=== Begin Enclosure ===

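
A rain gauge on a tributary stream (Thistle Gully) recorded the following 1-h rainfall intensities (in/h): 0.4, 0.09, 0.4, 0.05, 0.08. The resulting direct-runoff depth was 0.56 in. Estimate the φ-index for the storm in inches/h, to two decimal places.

φ ≈ 0.12 in/h

Only the 2 blocks with intensity above φ contribute runoff: 0.4, 0.4 in/h.
Σ(I−φ)·Δt = d  ⇒  (0.4+0.4 − 2φ)·1 = 0.56
φ = (0.8000 − 0.56/1) / 2 = 0.12 in/h.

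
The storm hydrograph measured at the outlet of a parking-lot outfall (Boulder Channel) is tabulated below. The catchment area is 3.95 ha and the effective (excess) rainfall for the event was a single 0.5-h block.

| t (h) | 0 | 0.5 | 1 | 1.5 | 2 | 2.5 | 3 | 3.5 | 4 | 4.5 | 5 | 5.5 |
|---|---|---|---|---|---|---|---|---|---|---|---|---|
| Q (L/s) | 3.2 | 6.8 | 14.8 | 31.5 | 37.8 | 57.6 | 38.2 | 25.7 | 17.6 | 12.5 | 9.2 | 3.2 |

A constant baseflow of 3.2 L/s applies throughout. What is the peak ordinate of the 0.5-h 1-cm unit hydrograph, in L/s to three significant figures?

U_p ≈ 54.3 L/s

Direct runoff: 0.0, 3.6, 11.6, 28.3, 34.6, 54.4, 35.0, 22.5, 14.4, 9.3, 6.0, 0.0 L/s; ΣQ_DR = 219.7 L/s, peak = 54.4 L/s.
Runoff depth d = ΣQ_DR·Δt / A = 219.7 × 1800 / (3.95 ha) = 10.01 mm.
The 1-cm UH is the DRH scaled by (10 mm)/d, so U_p = 54.4 × 10/10.01 = 54.3 L/s.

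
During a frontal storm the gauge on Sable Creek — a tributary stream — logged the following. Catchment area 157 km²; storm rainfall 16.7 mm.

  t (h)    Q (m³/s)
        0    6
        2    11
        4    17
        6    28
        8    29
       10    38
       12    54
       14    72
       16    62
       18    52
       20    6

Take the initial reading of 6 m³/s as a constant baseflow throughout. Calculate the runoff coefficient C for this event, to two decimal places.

ΣQ_DR = 309.0 m³/s; V = ΣQ_DR·Δt = 2.225 × 10^6 m³.
Runoff depth d = V / A = 14.17 mm.
C = d / P = 14.17 / 16.7 = 0.85.

C ≈ 0.85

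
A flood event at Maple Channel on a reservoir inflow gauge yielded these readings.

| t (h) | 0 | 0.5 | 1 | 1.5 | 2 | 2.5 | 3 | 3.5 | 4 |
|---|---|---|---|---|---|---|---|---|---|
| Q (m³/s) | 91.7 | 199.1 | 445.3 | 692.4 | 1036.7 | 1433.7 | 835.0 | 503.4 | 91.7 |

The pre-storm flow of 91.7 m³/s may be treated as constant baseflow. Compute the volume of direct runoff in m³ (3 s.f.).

V ≈ 8.11 × 10^6 m³

Direct-runoff ordinates (Q − Q_b): 0.0, 107.4, 353.6, 600.7, 945.0, 1342.0, 743.3, 411.7, 0.0 m³/s.
ΣQ_DR = 4504 m³/s.
With Δt = 0.5 h = 1800 s, V = ΣQ_DR · Δt = 4504 × 1800 = 8.11 × 10^6 m³.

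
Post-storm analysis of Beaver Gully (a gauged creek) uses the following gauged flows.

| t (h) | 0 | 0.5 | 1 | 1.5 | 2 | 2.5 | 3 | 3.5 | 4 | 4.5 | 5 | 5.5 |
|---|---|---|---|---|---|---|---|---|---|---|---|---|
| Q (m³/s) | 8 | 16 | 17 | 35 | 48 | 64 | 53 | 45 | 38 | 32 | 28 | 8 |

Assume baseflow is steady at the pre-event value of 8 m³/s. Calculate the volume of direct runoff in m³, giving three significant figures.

Direct-runoff ordinates (Q − Q_b): 0.0, 8.0, 9.0, 27.0, 40.0, 56.0, 45.0, 37.0, 30.0, 24.0, 20.0, 0.0 m³/s.
ΣQ_DR = 296.0 m³/s.
With Δt = 0.5 h = 1800 s, V = ΣQ_DR · Δt = 296.0 × 1800 = 5.33 × 10^5 m³.

V ≈ 5.33 × 10^5 m³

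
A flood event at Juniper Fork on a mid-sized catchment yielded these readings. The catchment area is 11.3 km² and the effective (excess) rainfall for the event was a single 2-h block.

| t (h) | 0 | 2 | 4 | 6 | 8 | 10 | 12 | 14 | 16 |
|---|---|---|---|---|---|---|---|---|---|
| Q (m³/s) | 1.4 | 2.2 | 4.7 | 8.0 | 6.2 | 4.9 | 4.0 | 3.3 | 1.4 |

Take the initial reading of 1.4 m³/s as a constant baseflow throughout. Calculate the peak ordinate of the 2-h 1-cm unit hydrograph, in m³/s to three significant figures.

Direct runoff: 0.0, 0.8, 3.3, 6.6, 4.8, 3.5, 2.6, 1.9, 0.0 m³/s; ΣQ_DR = 23.50 m³/s, peak = 6.6 m³/s.
Runoff depth d = ΣQ_DR·Δt / A = 23.50 × 7200 / (11.3 km²) = 14.97 mm.
The 1-cm UH is the DRH scaled by (10 mm)/d, so U_p = 6.6 × 10/14.97 = 4.41 m³/s.

U_p ≈ 4.41 m³/s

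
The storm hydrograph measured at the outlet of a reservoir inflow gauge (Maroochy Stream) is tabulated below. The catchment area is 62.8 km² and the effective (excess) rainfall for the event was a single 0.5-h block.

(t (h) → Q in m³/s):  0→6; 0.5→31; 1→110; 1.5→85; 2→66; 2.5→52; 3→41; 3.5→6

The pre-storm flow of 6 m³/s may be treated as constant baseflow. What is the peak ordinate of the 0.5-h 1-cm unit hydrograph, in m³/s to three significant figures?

U_p ≈ 104 m³/s

Direct runoff: 0.0, 25.0, 104.0, 79.0, 60.0, 46.0, 35.0, 0.0 m³/s; ΣQ_DR = 349.0 m³/s, peak = 104.0 m³/s.
Runoff depth d = ΣQ_DR·Δt / A = 349.0 × 1800 / (62.8 km²) = 10.00 mm.
The 1-cm UH is the DRH scaled by (10 mm)/d, so U_p = 104.0 × 10/10.00 = 104 m³/s.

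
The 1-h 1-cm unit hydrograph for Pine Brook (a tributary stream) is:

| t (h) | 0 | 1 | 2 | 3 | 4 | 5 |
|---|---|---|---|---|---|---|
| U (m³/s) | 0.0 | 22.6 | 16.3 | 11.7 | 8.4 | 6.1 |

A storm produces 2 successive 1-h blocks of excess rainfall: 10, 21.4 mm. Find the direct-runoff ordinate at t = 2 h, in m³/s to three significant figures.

Q ≈ 64.7 m³/s

By discrete convolution, Q_j = Σ (P_i / 10 mm) · U_{j−i}.
At t = 2 h (j=2): Q = (10/10)·16.3 + (21.4/10)·22.6 = 64.7 m³/s.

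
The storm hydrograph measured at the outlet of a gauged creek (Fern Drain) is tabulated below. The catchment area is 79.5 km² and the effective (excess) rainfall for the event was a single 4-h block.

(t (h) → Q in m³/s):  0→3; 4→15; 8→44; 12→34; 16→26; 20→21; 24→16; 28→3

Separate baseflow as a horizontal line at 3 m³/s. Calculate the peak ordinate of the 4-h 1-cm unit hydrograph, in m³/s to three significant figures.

U_p ≈ 16.4 m³/s

Direct runoff: 0.0, 12.0, 41.0, 31.0, 23.0, 18.0, 13.0, 0.0 m³/s; ΣQ_DR = 138.0 m³/s, peak = 41.0 m³/s.
Runoff depth d = ΣQ_DR·Δt / A = 138.0 × 14400 / (79.5 km²) = 25.00 mm.
The 1-cm UH is the DRH scaled by (10 mm)/d, so U_p = 41.0 × 10/25.00 = 16.4 m³/s.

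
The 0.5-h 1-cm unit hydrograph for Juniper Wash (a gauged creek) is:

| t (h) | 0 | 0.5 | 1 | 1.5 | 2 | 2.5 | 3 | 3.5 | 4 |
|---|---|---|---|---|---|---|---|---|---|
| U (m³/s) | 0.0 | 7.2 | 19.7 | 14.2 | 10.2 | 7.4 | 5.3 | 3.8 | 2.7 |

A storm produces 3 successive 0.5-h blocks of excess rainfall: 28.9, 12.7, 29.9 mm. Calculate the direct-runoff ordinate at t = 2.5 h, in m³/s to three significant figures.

By discrete convolution, Q_j = Σ (P_i / 10 mm) · U_{j−i}.
At t = 2.5 h (j=5): Q = (28.9/10)·7.4 + (12.7/10)·10.2 + (29.9/10)·14.2 = 76.8 m³/s.

Q ≈ 76.8 m³/s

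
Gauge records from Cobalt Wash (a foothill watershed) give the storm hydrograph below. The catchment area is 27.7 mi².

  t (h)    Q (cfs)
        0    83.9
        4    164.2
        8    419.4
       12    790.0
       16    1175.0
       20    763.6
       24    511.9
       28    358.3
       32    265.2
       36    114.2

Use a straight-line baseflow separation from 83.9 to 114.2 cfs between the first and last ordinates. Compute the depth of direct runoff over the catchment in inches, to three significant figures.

Direct runoff: 0.00, 76.93, 328.77, 696.00, 1077.63, 662.87, 407.80, 250.83, 154.37, 0.00 cfs; ΣQ_DR = 3655 cfs.
V = ΣQ_DR · Δt = 3655 × 14400 s = 5.263 × 10^7 ft³.
Over A = 27.7 mi², depth = V / A = 0.818 in.

d ≈ 0.818 in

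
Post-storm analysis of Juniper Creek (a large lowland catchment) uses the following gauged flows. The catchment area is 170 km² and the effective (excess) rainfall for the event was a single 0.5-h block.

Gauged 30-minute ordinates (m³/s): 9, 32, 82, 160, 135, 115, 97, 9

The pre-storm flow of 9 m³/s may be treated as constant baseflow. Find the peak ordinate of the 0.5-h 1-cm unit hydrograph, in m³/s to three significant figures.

U_p ≈ 252 m³/s

Direct runoff: 0.0, 23.0, 73.0, 151.0, 126.0, 106.0, 88.0, 0.0 m³/s; ΣQ_DR = 567.0 m³/s, peak = 151.0 m³/s.
Runoff depth d = ΣQ_DR·Δt / A = 567.0 × 1800 / (170 km²) = 6.004 mm.
The 1-cm UH is the DRH scaled by (10 mm)/d, so U_p = 151.0 × 10/6.004 = 252 m³/s.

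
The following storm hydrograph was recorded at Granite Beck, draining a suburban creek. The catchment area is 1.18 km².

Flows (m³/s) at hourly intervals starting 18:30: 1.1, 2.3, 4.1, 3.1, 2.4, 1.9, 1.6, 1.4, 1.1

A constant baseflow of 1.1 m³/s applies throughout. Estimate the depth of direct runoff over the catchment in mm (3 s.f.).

d ≈ 27.8 mm

Direct runoff: 0.0, 1.2, 3.0, 2.0, 1.3, 0.8, 0.5, 0.3, 0.0 m³/s; ΣQ_DR = 9.100 m³/s.
V = ΣQ_DR · Δt = 9.100 × 3600 s = 32760 m³.
Over A = 1.18 km², depth = V / A = 27.8 mm.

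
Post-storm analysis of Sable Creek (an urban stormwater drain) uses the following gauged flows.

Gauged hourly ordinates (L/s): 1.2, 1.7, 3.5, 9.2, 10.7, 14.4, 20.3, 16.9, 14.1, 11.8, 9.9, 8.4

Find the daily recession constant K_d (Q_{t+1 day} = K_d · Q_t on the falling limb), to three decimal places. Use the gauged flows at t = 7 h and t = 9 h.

Between t = 7 h and t = 9 h the flow falls from 16.9 to 11.8 L/s over 2×1 h = 2 h.
Per-interval ratio K = (11.8/16.9)^(1/2) = 0.8356; K_d = K^(24/1) = 0.013.

K_d ≈ 0.013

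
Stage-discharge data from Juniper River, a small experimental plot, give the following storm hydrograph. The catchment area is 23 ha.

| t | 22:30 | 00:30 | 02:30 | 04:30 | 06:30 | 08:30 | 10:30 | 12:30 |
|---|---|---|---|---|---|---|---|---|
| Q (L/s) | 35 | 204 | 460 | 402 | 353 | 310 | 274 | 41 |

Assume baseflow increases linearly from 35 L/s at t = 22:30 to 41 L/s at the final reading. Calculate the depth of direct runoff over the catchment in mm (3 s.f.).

d ≈ 55.6 mm

Direct runoff: 0.00, 168.14, 423.29, 364.43, 314.57, 270.71, 233.86, 0.00 L/s; ΣQ_DR = 1775 L/s.
V = ΣQ_DR · Δt = 1775 × 7200 s = 1.278 × 10^7 L.
Over A = 23 ha, depth = V / A = 55.6 mm.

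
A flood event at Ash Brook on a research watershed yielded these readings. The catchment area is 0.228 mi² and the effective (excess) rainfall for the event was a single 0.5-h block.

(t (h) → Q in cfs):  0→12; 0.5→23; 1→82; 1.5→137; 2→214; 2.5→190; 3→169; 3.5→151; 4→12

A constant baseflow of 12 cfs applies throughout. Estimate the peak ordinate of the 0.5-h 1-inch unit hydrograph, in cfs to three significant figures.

U_p ≈ 67.4 cfs

Direct runoff: 0.0, 11.0, 70.0, 125.0, 202.0, 178.0, 157.0, 139.0, 0.0 cfs; ΣQ_DR = 882.0 cfs, peak = 202.0 cfs.
Runoff depth d = ΣQ_DR·Δt / A = 882.0 × 1800 / (0.228 mi²) = 2.997 in.
The 1-inch UH is the DRH scaled by (1 in)/d, so U_p = 202.0 × 1/2.997 = 67.4 cfs.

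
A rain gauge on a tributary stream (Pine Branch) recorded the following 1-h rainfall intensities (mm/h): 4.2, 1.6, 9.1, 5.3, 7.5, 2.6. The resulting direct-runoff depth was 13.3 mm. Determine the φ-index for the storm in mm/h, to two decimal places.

φ ≈ 3.20 mm/h

Only the 4 blocks with intensity above φ contribute runoff: 4.2, 9.1, 5.3, 7.5 mm/h.
Σ(I−φ)·Δt = d  ⇒  (4.2+9.1+5.3+7.5 − 4φ)·1 = 13.3
φ = (26.10 − 13.3/1) / 4 = 3.20 mm/h.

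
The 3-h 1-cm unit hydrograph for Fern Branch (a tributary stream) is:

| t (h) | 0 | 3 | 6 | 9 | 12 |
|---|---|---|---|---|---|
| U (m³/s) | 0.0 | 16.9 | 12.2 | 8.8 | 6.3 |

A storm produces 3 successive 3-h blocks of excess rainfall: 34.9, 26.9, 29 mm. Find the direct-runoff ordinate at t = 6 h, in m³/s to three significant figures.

Q ≈ 88.0 m³/s

By discrete convolution, Q_j = Σ (P_i / 10 mm) · U_{j−i}.
At t = 6 h (j=2): Q = (34.9/10)·12.2 + (26.9/10)·16.9 + (29/10)·0.0 = 88.0 m³/s.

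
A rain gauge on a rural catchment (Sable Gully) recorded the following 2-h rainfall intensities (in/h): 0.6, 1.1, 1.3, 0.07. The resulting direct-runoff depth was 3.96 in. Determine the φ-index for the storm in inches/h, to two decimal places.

φ ≈ 0.34 in/h

Only the 3 blocks with intensity above φ contribute runoff: 0.6, 1.1, 1.3 in/h.
Σ(I−φ)·Δt = d  ⇒  (0.6+1.1+1.3 − 3φ)·2 = 3.96
φ = (3.000 − 3.96/2) / 3 = 0.34 in/h.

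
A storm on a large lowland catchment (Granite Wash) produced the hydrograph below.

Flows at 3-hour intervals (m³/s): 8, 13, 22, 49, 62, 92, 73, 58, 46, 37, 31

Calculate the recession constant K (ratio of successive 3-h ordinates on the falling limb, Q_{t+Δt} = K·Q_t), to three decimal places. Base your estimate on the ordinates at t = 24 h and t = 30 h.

K ≈ 0.821

Using the recession-limb readings at t = 24 h and t = 30 h: Q falls from 46 to 31 m³/s over 2 intervals.
K = (Q₂/Q₁)^(1/2) = (31/46)^(1/2) = 0.821.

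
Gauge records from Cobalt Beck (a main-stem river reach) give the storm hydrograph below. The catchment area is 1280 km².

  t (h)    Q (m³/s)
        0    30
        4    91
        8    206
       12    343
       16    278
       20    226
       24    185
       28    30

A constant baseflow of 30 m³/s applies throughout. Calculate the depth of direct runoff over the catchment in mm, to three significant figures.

Direct runoff: 0.0, 61.0, 176.0, 313.0, 248.0, 196.0, 155.0, 0.0 m³/s; ΣQ_DR = 1149 m³/s.
V = ΣQ_DR · Δt = 1149 × 14400 s = 1.655 × 10^7 m³.
Over A = 1280 km², depth = V / A = 12.9 mm.

d ≈ 12.9 mm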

=== End Enclosure ===

_What you have to do_: Look through the entries and return each line that has the word "large" in it.

_Solution to this task_:
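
Post-storm analysis of Juniper Creek (a large lowland catchment) uses the following gauged flows. The catchment area is 170 km² and the effective (excess) rainfall for the event was a single 0.5-h block.
A storm on a large lowland catchment (Granite Wash) produced the hydrograph below.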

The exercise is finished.